Work required: Locate, in the data below, the line that contains "Here are some" and the line that contains "- whole-barley bread"; reproduce exactly those two lines and every line between them, nothing more.

(Extracted data entries)
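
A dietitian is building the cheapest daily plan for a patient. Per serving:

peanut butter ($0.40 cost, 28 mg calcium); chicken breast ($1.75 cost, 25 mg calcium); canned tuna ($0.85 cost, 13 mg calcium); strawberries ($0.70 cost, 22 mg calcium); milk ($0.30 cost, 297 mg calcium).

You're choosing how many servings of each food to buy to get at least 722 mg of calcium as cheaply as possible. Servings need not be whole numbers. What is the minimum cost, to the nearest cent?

Cost per mg of calcium: milk $0.0010, peanut butter $0.0143, strawberries $0.0318, canned tuna $0.0654, chicken breast $0.0700.
With no serving limits, use only milk: 722 mg / 297 mg = 2.431 servings × $0.30 = $0.73.

$0.73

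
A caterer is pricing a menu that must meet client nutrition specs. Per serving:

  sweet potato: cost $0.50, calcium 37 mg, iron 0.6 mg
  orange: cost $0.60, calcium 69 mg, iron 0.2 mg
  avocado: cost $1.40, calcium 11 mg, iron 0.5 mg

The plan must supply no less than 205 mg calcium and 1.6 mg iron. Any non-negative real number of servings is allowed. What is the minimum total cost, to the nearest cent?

$2.15

The cheapest plan sits at a corner of the feasible region — with two constraints it uses at most two foods.
sweet potato only: max(205/37, 1.6/0.6) = 5.541 servings → $2.77.
orange only: max(205/69, 1.6/0.2) = 8 servings → $4.80.
avocado only: max(205/11, 1.6/0.5) = 18.64 servings → $26.09.
sweet potato + orange with both tight: 2.041 servings and 1.876 servings → $2.15.
sweet potato + avocado: intersection lies outside the first quadrant.
orange + avocado with both tight: 2.628 servings and 2.149 servings → $4.59.
Cheapest feasible corner: $2.15.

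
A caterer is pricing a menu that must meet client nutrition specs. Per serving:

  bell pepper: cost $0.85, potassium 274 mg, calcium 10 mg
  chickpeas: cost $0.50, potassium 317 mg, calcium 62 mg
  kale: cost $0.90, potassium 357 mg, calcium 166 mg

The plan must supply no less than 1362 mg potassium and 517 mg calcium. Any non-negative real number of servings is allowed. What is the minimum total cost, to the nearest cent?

An LP optimum is at a vertex; with two nutrient constraints at most two foods are used. Check each candidate.
bell pepper only: max(1362/274, 517/10) = 51.7 servings → $43.95.
chickpeas only: max(1362/317, 517/62) = 8.339 servings → $4.17.
kale only: max(1362/357, 517/166) = 3.815 servings → $3.43.
bell pepper + chickpeas with both targets exact would need a negative amount; discard.
bell pepper + kale with both tight: 0.9907 servings and 3.055 servings → $3.59.
chickpeas + kale with both tight: 1.362 servings and 2.606 servings → $3.03.
Cheapest feasible corner: $3.03.

$3.03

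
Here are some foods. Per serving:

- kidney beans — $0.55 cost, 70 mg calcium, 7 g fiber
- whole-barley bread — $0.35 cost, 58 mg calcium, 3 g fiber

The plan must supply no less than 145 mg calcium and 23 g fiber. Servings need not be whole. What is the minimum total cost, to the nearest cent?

$1.81

An LP optimum is at a vertex; with two nutrient constraints at most two foods are used. Check each candidate.
kidney beans only: max(145/70, 23/7) = 3.286 servings → $1.81.
whole-barley bread only: max(145/58, 23/3) = 7.667 servings → $2.68.
kidney beans + whole-barley bread with both targets exact would need a negative amount; discard.
Cheapest feasible corner: $1.81.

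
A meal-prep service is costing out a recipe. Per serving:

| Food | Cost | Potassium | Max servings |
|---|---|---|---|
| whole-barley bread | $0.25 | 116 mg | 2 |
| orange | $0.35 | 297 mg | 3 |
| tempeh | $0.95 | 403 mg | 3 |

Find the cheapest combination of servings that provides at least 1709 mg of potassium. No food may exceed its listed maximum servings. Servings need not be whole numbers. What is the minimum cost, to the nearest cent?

$2.93

Cost per mg of potassium: orange $0.0012, whole-barley bread $0.0022, tempeh $0.0024.
Take 3 servings of orange: +891.0 mg potassium for $1.05 (total $1.05, still need 818.0 mg).
Take 2 servings of whole-barley bread: +232.0 mg potassium for $0.50 (total $1.55, still need 586.0 mg).
Take 1.454 servings of tempeh: +586.0 mg potassium for $1.38 (total $2.93, still need 0.0 mg).
Greedy by cheapest-per-mg is optimal for a single linear constraint, so the minimum cost is $2.93.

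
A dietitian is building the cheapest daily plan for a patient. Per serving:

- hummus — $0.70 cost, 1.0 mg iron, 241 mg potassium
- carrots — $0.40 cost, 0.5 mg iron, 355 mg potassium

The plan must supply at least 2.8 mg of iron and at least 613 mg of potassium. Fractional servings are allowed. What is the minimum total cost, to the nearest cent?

$1.96

Compare the cost at each extreme point of the feasible region.
hummus only: max(2.8/1.0, 613/241) = 2.8 servings → $1.96.
carrots only: max(2.8/0.5, 613/355) = 5.6 servings → $2.24.
hummus + carrots: the both-tight solution has a negative serving — not a feasible corner.
The minimum over all feasible corners is $1.96.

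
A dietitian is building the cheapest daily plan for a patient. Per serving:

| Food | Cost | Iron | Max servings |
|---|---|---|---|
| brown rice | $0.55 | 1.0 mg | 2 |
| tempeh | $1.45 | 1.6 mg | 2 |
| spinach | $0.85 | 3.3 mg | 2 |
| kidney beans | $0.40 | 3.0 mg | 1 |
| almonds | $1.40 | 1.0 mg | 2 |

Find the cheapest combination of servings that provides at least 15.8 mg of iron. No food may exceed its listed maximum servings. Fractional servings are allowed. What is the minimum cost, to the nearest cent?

$7.50

Cost per mg of iron: kidney beans $0.1333, spinach $0.2576, brown rice $0.5500, tempeh $0.9062, almonds $1.4000.
Take 1 serving of kidney beans: +3.0 mg iron for $0.40 (total $0.40, still need 12.8 mg).
Take 2 servings of spinach: +6.6 mg iron for $1.70 (total $2.10, still need 6.2 mg).
Take 2 servings of brown rice: +2.0 mg iron for $1.10 (total $3.20, still need 4.2 mg).
Take 2 servings of tempeh: +3.2 mg iron for $2.90 (total $6.10, still need 1.0 mg).
Take 1 serving of almonds: +1.0 mg iron for $1.40 (total $7.50, still need 0.0 mg).
Greedy by cheapest-per-mg is optimal for a single linear constraint, so the minimum cost is $7.50.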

Exercise response:
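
Here are some foods. Per serving:

- kidney beans — $0.55 cost, 70 mg calcium, 7 g fiber
- whole-barley bread — $0.35 cost, 58 mg calcium, 3 g fiber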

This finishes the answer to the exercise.